→ TASK REQUIREMENTS
Wherever a line in the records below contains "options", copy that line.

→ DATA RECORDS
+ + +

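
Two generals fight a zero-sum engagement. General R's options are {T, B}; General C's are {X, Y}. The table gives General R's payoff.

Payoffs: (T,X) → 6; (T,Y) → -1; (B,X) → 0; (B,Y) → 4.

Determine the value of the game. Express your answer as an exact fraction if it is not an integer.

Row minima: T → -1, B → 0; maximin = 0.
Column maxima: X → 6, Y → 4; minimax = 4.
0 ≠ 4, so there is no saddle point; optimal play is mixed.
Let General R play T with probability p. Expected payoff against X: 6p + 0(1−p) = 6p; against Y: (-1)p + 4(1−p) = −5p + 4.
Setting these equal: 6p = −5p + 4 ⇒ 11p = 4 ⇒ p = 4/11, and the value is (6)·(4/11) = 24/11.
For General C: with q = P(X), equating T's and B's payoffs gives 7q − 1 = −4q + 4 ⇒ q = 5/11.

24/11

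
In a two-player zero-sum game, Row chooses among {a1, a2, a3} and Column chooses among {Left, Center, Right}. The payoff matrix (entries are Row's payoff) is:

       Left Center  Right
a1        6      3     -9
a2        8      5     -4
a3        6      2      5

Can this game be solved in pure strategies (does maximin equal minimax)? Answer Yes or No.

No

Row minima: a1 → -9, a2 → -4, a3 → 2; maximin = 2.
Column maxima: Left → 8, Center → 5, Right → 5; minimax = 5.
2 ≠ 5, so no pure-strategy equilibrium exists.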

+ + +

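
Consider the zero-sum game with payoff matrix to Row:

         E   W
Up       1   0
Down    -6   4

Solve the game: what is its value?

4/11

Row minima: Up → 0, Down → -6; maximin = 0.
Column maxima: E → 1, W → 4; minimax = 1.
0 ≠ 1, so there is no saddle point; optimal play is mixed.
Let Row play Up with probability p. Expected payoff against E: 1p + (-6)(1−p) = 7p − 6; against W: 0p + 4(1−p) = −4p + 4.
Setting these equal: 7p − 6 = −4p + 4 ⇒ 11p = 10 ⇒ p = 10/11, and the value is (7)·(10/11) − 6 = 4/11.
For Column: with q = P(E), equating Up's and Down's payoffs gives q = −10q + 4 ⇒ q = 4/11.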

+ + +

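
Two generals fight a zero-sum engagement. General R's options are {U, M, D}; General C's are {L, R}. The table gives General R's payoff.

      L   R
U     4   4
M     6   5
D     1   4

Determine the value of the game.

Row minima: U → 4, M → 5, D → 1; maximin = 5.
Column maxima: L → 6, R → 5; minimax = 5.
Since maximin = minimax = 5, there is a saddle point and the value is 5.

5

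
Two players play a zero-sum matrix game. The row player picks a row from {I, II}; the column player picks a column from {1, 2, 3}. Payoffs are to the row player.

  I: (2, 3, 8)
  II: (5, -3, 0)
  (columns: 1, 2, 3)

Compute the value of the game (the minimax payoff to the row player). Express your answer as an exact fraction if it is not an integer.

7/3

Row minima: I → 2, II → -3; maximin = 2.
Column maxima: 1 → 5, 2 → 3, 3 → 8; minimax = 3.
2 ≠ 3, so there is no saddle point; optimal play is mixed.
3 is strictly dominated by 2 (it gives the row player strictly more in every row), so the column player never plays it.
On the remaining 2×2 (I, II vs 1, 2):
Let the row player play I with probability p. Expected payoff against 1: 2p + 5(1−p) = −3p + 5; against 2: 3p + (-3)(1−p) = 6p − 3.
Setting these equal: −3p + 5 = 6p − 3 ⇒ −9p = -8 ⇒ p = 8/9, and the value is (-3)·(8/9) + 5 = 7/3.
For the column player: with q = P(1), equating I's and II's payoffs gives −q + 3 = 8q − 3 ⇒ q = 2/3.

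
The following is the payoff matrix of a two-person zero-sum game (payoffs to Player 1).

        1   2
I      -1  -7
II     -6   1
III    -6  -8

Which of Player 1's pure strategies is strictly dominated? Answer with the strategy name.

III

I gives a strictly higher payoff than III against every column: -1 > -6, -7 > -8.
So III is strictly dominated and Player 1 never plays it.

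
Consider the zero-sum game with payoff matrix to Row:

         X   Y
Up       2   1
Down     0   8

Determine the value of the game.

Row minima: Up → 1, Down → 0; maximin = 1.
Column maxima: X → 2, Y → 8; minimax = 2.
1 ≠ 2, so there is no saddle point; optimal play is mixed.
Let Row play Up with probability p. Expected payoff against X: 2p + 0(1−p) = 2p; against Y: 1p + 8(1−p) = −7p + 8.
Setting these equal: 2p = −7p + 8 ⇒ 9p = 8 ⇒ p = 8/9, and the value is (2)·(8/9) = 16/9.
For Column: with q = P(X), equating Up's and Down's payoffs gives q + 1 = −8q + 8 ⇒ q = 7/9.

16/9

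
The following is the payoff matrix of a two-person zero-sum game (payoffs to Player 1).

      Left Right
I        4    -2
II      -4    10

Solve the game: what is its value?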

+ + +

→ EXERCISE SOLUTION
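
Two generals fight a zero-sum engagement. General R's options are {T, B}; General C's are {X, Y}. The table gives General R's payoff.
Two generals fight a zero-sum engagement. General R's options are {U, M, D}; General C's are {L, R}. The table gives General R's payoff.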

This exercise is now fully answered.